**Data for this task:**
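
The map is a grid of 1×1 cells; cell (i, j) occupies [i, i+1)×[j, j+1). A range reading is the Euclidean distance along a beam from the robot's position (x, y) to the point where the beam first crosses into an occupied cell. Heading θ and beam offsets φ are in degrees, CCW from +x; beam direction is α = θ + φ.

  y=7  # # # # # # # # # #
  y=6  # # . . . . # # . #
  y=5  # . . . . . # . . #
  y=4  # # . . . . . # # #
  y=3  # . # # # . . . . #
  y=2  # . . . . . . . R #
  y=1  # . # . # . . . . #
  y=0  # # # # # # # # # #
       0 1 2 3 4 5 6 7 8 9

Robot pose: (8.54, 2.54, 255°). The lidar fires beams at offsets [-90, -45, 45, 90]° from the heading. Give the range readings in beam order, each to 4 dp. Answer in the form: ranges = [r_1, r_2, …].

beam 1: φ=-90°, α=165°
  direction (-0.9659, 0.2588); cell (8,2); t to first gridline: x 0.5590, y 1.7773 (then +1.0353 / +3.8637)
    (7,2) via x @ 0.5590
    (6,2) via x @ 1.5943
    (6,3) via y @ 1.7773
    (5,3) via x @ 2.6296
    (4,3) via x @ 3.6649  # hit
  → r_1 = 3.6649
beam 2: φ=-45°, α=210°
  direction (-0.8660, -0.5000); cell (8,2); t to first gridline: x 0.6235, y 1.0800 (then +1.1547 / +2.0000)
    (7,2) via x @ 0.6235
    (7,1) via y @ 1.0800
    (6,1) via x @ 1.7782
    (5,1) via x @ 2.9329
    (5,0) via y @ 3.0800  # hit
  → r_2 = 3.0800
beam 3: φ=45°, α=300°
  direction (0.5000, -0.8660); cell (8,2); t to first gridline: x 0.9200, y 0.6235 (then +2.0000 / +1.1547)
    (8,1) via y @ 0.6235
    (9,1) via x @ 0.9200  # hit
  → r_3 = 0.9200
beam 4: φ=90°, α=345°
  direction (0.9659, -0.2588); cell (8,2); t to first gridline: x 0.4762, y 2.0864 (then +1.0353 / +3.8637)
    (9,2) via x @ 0.4762  # hit
  → r_4 = 0.4762

ranges = [3.6649, 3.0800, 0.9200, 0.4762]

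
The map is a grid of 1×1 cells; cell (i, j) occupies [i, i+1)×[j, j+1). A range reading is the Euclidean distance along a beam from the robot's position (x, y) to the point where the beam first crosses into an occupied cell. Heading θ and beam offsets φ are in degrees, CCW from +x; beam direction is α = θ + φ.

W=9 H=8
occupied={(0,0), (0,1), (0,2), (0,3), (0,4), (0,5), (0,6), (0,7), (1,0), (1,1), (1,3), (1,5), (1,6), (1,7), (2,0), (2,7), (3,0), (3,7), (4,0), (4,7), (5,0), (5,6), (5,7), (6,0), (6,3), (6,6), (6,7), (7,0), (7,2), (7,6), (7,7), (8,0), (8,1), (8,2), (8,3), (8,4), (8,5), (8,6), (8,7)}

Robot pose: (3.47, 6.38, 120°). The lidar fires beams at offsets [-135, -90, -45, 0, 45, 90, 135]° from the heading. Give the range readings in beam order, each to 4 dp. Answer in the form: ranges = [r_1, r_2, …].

beam 1: φ=-135°, α=345°
  direction (0.9659, -0.2588); cell (3,6); t to first gridline: x 0.5487, y 1.4682 (then +1.0353 / +3.8637)
    (4,6) via x @ 0.5487
    (4,5) via y @ 1.4682
    (5,5) via x @ 1.5840
    (6,5) via x @ 2.6192
    (7,5) via x @ 3.6545
    (8,5) via x @ 4.6898  # hit
  → r_1 = 4.6898
beam 2: φ=-90°, α=30°
  direction (0.8660, 0.5000); cell (3,6); t to first gridline: x 0.6120, y 1.2400 (then +1.1547 / +2.0000)
    (4,6) via x @ 0.6120
    (4,7) via y @ 1.2400  # hit
  → r_2 = 1.2400
beam 3: φ=-45°, α=75°
  direction (0.2588, 0.9659); cell (3,6); t to first gridline: x 2.0478, y 0.6419 (then +3.8637 / +1.0353)
    (3,7) via y @ 0.6419  # hit
  → r_3 = 0.6419
beam 4: φ=0°, α=120°
  direction (-0.5000, 0.8660); cell (3,6); t to first gridline: x 0.9400, y 0.7159 (then +2.0000 / +1.1547)
    (3,7) via y @ 0.7159  # hit
  → r_4 = 0.7159
beam 5: φ=45°, α=165°
  direction (-0.9659, 0.2588); cell (3,6); t to first gridline: x 0.4866, y 2.3955 (then +1.0353 / +3.8637)
    (2,6) via x @ 0.4866
    (1,6) via x @ 1.5219  # hit
  → r_5 = 1.5219
beam 6: φ=90°, α=210°
  direction (-0.8660, -0.5000); cell (3,6); t to first gridline: x 0.5427, y 0.7600 (then +1.1547 / +2.0000)
    (2,6) via x @ 0.5427
    (2,5) via y @ 0.7600
    (1,5) via x @ 1.6974  # hit
  → r_6 = 1.6974
beam 7: φ=135°, α=255°
  direction (-0.2588, -0.9659); cell (3,6); t to first gridline: x 1.8159, y 0.3934 (then +3.8637 / +1.0353)
    (3,5) via y @ 0.3934
    (3,4) via y @ 1.4287
    (2,4) via x @ 1.8159
    (2,3) via y @ 2.4640
    (2,2) via y @ 3.4992
    (2,1) via y @ 4.5345
    (2,0) via y @ 5.5698  # hit
  → r_7 = 5.5698

ranges = [4.6898, 1.2400, 0.6419, 0.7159, 1.5219, 1.6974, 5.5698]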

**Task goal:**
Copy the records above faithfully. Begin at their first line, end at the line containing "0 1 2 3 4 5 6 7 8 9", and include nothing else.

**Response box:**
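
The map is a grid of 1×1 cells; cell (i, j) occupies [i, i+1)×[j, j+1). A range reading is the Euclidean distance along a beam from the robot's position (x, y) to the point where the beam first crosses into an occupied cell. Heading θ and beam offsets φ are in degrees, CCW from +x; beam direction is α = θ + φ.

  y=7  # # # # # # # # # #
  y=6  # # . . . . # # . #
  y=5  # . . . . . # . . #
  y=4  # # . . . . . # # #
  y=3  # . # # # . . . . #
  y=2  # . . . . . . . R #
  y=1  # . # . # . . . . #
  y=0  # # # # # # # # # #
       0 1 2 3 4 5 6 7 8 9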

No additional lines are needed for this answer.